WHAT IS BEING ASKED:
Output every record word for word.

DATA RECORDS:
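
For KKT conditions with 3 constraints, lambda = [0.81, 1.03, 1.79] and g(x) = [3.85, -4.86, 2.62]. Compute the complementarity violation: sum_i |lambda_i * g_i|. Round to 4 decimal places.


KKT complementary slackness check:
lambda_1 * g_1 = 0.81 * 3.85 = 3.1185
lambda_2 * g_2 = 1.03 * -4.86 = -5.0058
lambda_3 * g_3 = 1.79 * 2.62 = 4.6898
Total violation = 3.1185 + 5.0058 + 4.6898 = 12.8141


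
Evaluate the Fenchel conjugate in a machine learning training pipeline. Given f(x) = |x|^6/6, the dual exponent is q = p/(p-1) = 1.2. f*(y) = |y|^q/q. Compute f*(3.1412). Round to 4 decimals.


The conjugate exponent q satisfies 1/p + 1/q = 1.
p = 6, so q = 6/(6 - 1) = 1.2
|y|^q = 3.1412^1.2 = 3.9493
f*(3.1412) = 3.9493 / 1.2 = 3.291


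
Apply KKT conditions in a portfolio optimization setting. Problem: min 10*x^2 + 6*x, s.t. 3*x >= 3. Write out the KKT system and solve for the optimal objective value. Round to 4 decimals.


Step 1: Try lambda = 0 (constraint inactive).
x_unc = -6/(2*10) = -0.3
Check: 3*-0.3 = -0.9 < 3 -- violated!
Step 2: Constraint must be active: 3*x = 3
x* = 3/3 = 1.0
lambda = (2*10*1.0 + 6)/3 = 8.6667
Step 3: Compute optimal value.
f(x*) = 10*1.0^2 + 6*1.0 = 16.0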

SOLUTION FOR THIS PROBLEM:
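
For KKT conditions with 3 constraints, lambda = [0.81, 1.03, 1.79] and g(x) = [3.85, -4.86, 2.62]. Compute the complementarity violation: sum_i |lambda_i * g_i|. Round to 4 decimal places.


KKT complementary slackness check:
lambda_1 * g_1 = 0.81 * 3.85 = 3.1185
lambda_2 * g_2 = 1.03 * -4.86 = -5.0058
lambda_3 * g_3 = 1.79 * 2.62 = 4.6898
Total violation = 3.1185 + 5.0058 + 4.6898 = 12.8141


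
Evaluate the Fenchel conjugate in a machine learning training pipeline. Given f(x) = |x|^6/6, the dual exponent is q = p/(p-1) = 1.2. f*(y) = |y|^q/q. Compute f*(3.1412). Round to 4 decimals.


The conjugate exponent q satisfies 1/p + 1/q = 1.
p = 6, so q = 6/(6 - 1) = 1.2
|y|^q = 3.1412^1.2 = 3.9493
f*(3.1412) = 3.9493 / 1.2 = 3.291


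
Apply KKT conditions in a portfolio optimization setting. Problem: min 10*x^2 + 6*x, s.t. 3*x >= 3. Write out the KKT system and solve for the optimal objective value. Round to 4 decimals.


Step 1: Try lambda = 0 (constraint inactive).
x_unc = -6/(2*10) = -0.3
Check: 3*-0.3 = -0.9 < 3 -- violated!
Step 2: Constraint must be active: 3*x = 3
x* = 3/3 = 1.0
lambda = (2*10*1.0 + 6)/3 = 8.6667
Step 3: Compute optimal value.
f(x*) = 10*1.0^2 + 6*1.0 = 16.0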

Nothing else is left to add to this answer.